### Work item
In the entries below, find every line with "that" and copy it.

----

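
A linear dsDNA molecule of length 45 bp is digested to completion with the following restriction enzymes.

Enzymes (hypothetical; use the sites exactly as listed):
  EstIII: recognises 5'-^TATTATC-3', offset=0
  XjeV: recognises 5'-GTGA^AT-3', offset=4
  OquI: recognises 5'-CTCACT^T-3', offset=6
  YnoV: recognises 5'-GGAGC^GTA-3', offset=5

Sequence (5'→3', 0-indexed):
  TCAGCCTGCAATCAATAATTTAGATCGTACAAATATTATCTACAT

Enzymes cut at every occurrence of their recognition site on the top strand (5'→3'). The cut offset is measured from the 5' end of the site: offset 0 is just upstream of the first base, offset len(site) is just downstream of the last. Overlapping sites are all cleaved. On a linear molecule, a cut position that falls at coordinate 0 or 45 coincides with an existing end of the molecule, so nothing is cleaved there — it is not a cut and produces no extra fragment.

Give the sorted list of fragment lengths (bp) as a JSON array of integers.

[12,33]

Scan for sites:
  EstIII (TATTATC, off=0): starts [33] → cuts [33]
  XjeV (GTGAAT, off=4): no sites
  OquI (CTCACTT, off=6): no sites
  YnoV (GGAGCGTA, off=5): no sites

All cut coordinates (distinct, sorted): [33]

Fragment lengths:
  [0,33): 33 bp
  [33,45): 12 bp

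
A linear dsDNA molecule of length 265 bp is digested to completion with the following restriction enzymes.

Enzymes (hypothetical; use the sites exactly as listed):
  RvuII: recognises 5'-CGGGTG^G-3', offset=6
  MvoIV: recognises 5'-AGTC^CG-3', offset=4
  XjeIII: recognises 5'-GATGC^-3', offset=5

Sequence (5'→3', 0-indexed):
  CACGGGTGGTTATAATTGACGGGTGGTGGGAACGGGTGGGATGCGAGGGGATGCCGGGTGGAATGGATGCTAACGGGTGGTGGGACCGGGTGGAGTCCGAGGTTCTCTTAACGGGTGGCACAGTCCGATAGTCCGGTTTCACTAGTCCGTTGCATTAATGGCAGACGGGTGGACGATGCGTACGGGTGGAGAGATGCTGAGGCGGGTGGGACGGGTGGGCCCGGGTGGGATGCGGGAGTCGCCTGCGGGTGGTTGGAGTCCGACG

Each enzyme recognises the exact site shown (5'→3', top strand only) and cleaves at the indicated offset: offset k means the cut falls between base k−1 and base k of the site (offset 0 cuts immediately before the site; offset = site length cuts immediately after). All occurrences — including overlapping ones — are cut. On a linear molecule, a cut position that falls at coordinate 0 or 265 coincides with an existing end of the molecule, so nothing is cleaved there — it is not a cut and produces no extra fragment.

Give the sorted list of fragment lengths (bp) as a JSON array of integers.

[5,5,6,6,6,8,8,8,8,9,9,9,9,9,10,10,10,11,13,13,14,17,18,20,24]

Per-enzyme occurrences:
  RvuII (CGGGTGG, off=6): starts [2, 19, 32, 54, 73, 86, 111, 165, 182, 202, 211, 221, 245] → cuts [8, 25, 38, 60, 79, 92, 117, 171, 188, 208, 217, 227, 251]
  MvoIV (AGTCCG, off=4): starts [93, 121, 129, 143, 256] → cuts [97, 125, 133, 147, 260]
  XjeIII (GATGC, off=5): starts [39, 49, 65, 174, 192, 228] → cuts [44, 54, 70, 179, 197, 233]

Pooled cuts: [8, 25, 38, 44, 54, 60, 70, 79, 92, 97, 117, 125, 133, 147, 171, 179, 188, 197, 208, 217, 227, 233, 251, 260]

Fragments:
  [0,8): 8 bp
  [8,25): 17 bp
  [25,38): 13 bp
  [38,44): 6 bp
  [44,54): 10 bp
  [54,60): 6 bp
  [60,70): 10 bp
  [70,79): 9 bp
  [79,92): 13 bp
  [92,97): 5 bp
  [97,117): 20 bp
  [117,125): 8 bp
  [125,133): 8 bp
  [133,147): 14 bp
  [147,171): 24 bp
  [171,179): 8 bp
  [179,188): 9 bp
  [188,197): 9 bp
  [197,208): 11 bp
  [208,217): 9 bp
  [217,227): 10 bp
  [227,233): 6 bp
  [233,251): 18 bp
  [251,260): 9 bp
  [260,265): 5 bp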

----

### Exercise result
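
Enzymes cut at every occurrence of their recognition site on the top strand (5'→3'). The cut offset is measured from the 5' end of the site: offset 0 is just upstream of the first base, offset len(site) is just downstream of the last. Overlapping sites are all cleaved. On a linear molecule, a cut position that falls at coordinate 0 or 45 coincides with an existing end of the molecule, so nothing is cleaved there — it is not a cut and produces no extra fragment.
Each enzyme recognises the exact site shown (5'→3', top strand only) and cleaves at the indicated offset: offset k means the cut falls between base k−1 and base k of the site (offset 0 cuts immediately before the site; offset = site length cuts immediately after). All occurrences — including overlapping ones — are cut. On a linear molecule, a cut position that falls at coordinate 0 or 265 coincides with an existing end of the molecule, so nothing is cleaved there — it is not a cut and produces no extra fragment.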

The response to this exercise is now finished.